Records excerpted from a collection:
***
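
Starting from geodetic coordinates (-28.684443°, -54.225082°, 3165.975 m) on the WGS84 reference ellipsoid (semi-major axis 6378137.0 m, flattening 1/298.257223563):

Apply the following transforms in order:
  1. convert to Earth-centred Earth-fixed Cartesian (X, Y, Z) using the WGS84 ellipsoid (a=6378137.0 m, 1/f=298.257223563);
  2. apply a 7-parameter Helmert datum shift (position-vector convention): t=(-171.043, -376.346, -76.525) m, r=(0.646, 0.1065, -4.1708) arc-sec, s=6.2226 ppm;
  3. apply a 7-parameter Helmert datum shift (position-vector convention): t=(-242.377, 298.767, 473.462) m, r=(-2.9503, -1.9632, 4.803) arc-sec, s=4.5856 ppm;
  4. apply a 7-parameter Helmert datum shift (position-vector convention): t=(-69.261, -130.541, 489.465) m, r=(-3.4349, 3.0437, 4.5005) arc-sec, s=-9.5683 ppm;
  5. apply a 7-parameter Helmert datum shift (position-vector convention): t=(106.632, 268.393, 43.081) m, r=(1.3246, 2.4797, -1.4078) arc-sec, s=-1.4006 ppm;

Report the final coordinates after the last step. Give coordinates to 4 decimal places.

X=3274879.7672 m, Y=-4545353.8517 m, Z=-3043816.1342 m

start: φ=-28.684443°, λ=-54.225082°, h=3165.975 m
→ ECEF (a=6378137.000, f=1/298.257223563): X=3275228.3496, Y=-4545408.8239, Z=-3044785.1764
→ Helmert 7p (PV): X=3274984.2034, Y=-4545870.1456, Z=-3044896.5748
→ Helmert 7p (PV): X=3274891.6790, Y=-4545559.5166, Z=-3044340.8825
→ Helmert 7p (PV): X=3274845.3390, Y=-4545625.8065, Z=-3043794.9172
→ Helmert 7p (PV): X=3274879.7672, Y=-4545353.8517, Z=-3043816.1342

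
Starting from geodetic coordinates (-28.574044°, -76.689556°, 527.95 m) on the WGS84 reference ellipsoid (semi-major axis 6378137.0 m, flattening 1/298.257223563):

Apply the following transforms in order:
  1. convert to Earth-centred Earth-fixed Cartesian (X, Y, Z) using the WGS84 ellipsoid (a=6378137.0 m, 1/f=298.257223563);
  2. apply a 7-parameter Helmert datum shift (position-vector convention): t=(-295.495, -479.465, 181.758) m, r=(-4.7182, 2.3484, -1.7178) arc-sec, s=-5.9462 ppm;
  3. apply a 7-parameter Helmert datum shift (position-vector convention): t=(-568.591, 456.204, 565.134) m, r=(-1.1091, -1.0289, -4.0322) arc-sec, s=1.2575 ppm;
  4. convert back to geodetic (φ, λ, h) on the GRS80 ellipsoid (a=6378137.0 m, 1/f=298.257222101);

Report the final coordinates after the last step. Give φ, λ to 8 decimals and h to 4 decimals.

start: φ=-28.574044°, λ=-76.689556°, h=527.950 m
→ ECEF (a=6378137.000, f=1/298.257223563): X=1290661.5262, Y=-5455440.4803, Z=-3032778.5151
→ Helmert 7p (PV): X=1290278.3943, Y=-5455967.6277, Z=-3032468.6286
→ Helmert 7p (PV): X=1289619.8955, Y=-5455559.8137, Z=-3031871.5345
→ geod (Bowring, a=6378137.000): φ=-28.56739048°, λ=-76.70019690°, h=-14.3449 m

φ=-28.56739048°, λ=-76.70019690°, h=-14.3449 m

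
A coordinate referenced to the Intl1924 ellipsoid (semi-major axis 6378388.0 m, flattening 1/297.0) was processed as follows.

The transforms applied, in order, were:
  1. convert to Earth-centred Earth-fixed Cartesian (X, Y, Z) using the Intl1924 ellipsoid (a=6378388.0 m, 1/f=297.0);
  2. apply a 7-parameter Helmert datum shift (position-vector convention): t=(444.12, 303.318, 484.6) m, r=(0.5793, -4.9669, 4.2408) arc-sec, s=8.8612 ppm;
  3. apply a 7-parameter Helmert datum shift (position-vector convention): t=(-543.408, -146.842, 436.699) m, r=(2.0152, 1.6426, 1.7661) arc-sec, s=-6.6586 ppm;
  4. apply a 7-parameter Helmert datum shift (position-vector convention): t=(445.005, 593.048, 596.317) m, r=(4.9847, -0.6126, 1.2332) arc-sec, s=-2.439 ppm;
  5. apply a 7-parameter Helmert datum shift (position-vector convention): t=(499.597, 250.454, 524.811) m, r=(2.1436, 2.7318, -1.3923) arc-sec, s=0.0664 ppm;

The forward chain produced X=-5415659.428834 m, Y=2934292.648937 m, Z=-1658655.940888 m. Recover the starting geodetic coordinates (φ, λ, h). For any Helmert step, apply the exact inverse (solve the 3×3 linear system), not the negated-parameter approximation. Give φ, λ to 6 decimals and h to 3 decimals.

start: X=-5415659.4288, Y=2934292.6489, Z=-1658655.9409 m
→ Helmert⁻¹: X=-5416156.4950, Y=2933988.1967, Z=-1659282.8654
→ Helmert⁻¹: X=-5416602.1032, Y=2933394.5727, Z=-1659938.0336
→ Helmert⁻¹: X=-5416056.4174, Y=2933591.0994, Z=-1660457.5806
→ Helmert⁻¹: X=-5416432.2236, Y=2933368.4865, Z=-1660805.2724
→ geod (Bowring, a=6378388.000): φ=-15.18680500°, λ=151.56142500°, h=2781.4180 m

φ=-15.186805°, λ=151.561425°, h=2781.418 m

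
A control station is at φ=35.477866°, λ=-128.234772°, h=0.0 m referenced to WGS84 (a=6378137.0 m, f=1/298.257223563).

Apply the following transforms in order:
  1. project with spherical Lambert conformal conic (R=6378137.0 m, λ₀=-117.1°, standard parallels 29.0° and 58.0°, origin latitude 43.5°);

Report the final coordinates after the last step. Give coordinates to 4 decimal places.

E=-984699.6087 m, N=-801098.5517 m

start: φ=35.477866°, λ=-128.234772°, h=0.000 m
→ lcc (R=6378137.0, λ₀=-117.1°): E=-984699.6087, N=-801098.5517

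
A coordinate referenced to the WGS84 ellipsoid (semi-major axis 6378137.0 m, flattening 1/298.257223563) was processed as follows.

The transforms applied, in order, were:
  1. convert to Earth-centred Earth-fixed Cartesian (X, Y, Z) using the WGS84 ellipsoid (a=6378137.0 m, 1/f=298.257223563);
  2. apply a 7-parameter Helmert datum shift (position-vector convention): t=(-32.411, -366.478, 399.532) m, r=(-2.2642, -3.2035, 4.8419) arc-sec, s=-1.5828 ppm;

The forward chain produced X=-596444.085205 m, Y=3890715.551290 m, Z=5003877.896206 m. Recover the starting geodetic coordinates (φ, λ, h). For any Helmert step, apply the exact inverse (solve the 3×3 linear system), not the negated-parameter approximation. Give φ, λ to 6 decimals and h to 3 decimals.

start: X=-596444.0852, Y=3890715.5513, Z=5003877.8962 m
→ Helmert⁻¹: X=-596243.5690, Y=3891047.2598, Z=5003538.2566
→ geod (Bowring, a=6378137.000): φ=51.99341400°, λ=98.71193700°, h=1505.3240 m

φ=51.993414°, λ=98.711937°, h=1505.324 m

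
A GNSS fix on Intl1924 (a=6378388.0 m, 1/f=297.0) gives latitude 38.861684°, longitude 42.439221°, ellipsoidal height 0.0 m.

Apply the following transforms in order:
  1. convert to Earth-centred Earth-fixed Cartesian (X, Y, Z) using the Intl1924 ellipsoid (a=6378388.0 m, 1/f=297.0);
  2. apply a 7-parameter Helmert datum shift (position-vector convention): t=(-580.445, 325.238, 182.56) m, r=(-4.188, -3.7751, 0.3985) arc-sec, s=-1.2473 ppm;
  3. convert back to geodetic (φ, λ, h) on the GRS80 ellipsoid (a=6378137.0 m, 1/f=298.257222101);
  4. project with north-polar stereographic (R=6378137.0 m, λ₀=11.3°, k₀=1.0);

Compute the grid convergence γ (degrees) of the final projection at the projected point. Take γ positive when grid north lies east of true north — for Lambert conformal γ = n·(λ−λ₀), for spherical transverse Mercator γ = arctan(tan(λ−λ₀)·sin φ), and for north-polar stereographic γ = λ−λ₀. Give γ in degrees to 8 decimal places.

start: φ=38.861684°, λ=42.439221°, h=0.000 m
→ ECEF (a=6378388.000, f=1/297.0): X=3670189.4187, Y=3355953.5471, Z=3980437.7637
→ Helmert 7p (PV): X=3669525.0615, Y=3356362.5086, Z=3980614.3922
→ geod (Bowring, a=6378137.000): φ=38.86333024°, λ=42.44786349°, h=159.0901 m
→ into stereo (λ₀=11.3°): φ=38.86333024°, λ−λ₀=31.14786349°
convergence γ = 31.14786349°

31.14786349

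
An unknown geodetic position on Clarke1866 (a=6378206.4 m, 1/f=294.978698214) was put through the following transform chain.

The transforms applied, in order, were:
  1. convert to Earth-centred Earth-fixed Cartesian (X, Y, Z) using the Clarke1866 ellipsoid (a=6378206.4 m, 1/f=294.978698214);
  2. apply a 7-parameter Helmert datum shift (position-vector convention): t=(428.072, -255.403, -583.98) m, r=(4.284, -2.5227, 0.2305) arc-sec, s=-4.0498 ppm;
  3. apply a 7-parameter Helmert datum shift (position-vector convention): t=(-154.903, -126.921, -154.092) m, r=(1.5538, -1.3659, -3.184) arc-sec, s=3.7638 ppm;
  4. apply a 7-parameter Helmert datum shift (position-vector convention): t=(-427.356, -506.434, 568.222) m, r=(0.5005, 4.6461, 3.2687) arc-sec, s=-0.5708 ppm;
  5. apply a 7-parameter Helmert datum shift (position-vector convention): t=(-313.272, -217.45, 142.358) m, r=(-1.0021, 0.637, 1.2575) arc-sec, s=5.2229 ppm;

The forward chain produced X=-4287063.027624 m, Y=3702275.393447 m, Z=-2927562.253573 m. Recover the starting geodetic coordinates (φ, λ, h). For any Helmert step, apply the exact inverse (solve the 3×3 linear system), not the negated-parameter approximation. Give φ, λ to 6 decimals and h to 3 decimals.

start: X=-4287063.0276, Y=3702275.3934, Z=-2927562.2536 m
→ Helmert⁻¹: X=-4286695.7525, Y=3702513.8634, Z=-2927684.5710
→ Helmert⁻¹: X=-4286146.1989, Y=3703083.2284, Z=-2928359.9951
→ Helmert⁻¹: X=-4286051.7179, Y=3703107.9917, Z=-2928194.3951
→ Helmert⁻¹: X=-4286528.8172, Y=3703322.3773, Z=-2927646.7613
→ geod (Bowring, a=6378206.400): φ=-27.48987800°, λ=139.17481000°, h=2892.6550 m

φ=-27.489878°, λ=139.174810°, h=2892.655 m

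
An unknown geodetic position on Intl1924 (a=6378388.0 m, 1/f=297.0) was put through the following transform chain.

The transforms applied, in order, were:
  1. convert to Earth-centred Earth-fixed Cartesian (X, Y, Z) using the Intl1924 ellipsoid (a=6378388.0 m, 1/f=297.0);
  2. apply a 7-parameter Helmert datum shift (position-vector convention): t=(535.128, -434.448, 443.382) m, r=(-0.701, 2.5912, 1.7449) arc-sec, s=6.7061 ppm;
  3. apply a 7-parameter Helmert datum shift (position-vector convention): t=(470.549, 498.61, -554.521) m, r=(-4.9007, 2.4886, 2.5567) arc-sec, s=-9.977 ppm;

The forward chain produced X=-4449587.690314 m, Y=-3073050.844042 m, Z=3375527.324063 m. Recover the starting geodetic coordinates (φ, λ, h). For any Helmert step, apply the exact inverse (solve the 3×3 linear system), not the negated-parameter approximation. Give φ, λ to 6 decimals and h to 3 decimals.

start: X=-4449587.6903, Y=-3073050.8440, Z=3375527.3241 m
→ Helmert⁻¹: X=-4450181.4676, Y=-3073605.1691, Z=3375988.8102
→ Helmert⁻¹: X=-4450755.1501, Y=-3073123.9327, Z=3375456.4349
→ geod (Bowring, a=6378388.000): φ=32.14150000°, λ=-145.37598900°, h=3155.2640 m

φ=32.141500°, λ=-145.375989°, h=3155.264 m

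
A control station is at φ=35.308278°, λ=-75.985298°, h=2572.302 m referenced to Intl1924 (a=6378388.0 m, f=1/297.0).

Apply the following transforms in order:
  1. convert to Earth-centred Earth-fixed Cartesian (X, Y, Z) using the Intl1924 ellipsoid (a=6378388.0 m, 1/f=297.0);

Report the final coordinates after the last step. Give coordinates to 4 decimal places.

start: φ=35.308278°, λ=-75.985298°, h=2572.302 m
→ ECEF (a=6378388.000, f=1/297.0): X=1262452.0468, Y=-5057889.2803, Z=3667374.0951

X=1262452.0468 m, Y=-5057889.2803 m, Z=3667374.0951 m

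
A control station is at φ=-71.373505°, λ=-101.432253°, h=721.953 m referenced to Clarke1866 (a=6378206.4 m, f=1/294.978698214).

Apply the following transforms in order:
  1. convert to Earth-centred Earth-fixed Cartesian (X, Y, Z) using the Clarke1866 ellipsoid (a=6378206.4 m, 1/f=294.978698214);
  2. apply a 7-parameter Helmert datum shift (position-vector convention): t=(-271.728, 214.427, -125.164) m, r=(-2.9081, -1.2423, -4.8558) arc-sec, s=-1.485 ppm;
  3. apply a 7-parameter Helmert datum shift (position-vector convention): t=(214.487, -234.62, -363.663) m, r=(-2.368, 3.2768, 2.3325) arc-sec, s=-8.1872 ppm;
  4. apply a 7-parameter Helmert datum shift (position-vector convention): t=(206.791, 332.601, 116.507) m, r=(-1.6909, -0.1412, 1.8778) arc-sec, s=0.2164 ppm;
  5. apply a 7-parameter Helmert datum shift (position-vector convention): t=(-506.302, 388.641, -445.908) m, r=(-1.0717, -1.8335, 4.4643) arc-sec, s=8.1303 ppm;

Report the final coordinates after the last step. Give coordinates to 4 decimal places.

start: φ=-71.373505°, λ=-101.432253°, h=721.953 m
→ ECEF (a=6378206.400, f=1/294.978698214): X=-405066.8249, Y=-2003087.3998, Z=-6022222.5022
→ Helmert 7p (PV): X=-405348.8364, Y=-2002945.3687, Z=-6022312.9217
→ Helmert 7p (PV): X=-405204.0529, Y=-2003237.3118, Z=-6022597.8449
→ Helmert 7p (PV): X=-404974.9897, Y=-2002958.2048, Z=-6022466.4966
→ Helmert 7p (PV): X=-405387.6983, Y=-2002625.9051, Z=-6022954.5620

X=-405387.6983 m, Y=-2002625.9051 m, Z=-6022954.5620 m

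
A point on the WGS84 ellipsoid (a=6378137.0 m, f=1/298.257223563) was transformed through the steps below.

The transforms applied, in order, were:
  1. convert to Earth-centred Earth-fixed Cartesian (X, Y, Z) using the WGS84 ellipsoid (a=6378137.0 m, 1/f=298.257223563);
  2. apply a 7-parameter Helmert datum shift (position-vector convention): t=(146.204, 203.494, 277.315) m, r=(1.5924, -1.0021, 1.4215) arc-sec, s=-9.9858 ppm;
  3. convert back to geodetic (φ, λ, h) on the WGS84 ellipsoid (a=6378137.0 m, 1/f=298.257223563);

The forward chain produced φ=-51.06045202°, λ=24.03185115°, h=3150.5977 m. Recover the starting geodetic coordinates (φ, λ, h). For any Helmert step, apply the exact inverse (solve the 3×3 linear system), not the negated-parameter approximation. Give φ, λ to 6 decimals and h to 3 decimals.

start: φ=-51.060452°, λ=24.031851°, h=3150.598 m
→ ECEF (a=6378137.000, f=1/298.257223563): X=3670430.8918, Y=1636626.6153, Z=-4940224.7439
→ Helmert⁻¹: X=3670308.6133, Y=1636376.0259, Z=-4940581.8589
→ geod (Bowring, a=6378137.000): φ=-51.06396200°, λ=24.02929800°, h=3294.0500 m

φ=-51.063962°, λ=24.029298°, h=3294.050 m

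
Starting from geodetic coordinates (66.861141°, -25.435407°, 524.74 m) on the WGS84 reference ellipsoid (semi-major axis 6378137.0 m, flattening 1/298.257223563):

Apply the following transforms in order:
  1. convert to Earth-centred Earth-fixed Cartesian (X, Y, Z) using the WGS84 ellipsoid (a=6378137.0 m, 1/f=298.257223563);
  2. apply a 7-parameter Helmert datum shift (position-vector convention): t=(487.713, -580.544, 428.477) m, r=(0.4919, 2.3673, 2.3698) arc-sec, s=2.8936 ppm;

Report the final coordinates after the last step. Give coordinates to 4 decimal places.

X=2270610.5473 m, Y=-1080183.8508 m, Z=5843244.6254 m

start: φ=66.861141°, λ=-25.435407°, h=524.740 m
→ ECEF (a=6378137.000, f=1/298.257223563): X=2270036.8036, Y=-1079612.3296, Z=5842827.8695
→ Helmert 7p (PV): X=2270610.5473, Y=-1080183.8508, Z=5843244.6254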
***
**Aim of the exercise:**
Return, exactly as they stand, the lines from the start of the records above through the line with "arc-sec, s=6.2226 ppm;", both ends included, and no other lines.

**Output of the task:**
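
Starting from geodetic coordinates (-28.684443°, -54.225082°, 3165.975 m) on the WGS84 reference ellipsoid (semi-major axis 6378137.0 m, flattening 1/298.257223563):

Apply the following transforms in order:
  1. convert to Earth-centred Earth-fixed Cartesian (X, Y, Z) using the WGS84 ellipsoid (a=6378137.0 m, 1/f=298.257223563);
  2. apply a 7-parameter Helmert datum shift (position-vector convention): t=(-171.043, -376.346, -76.525) m, r=(0.646, 0.1065, -4.1708) arc-sec, s=6.2226 ppm;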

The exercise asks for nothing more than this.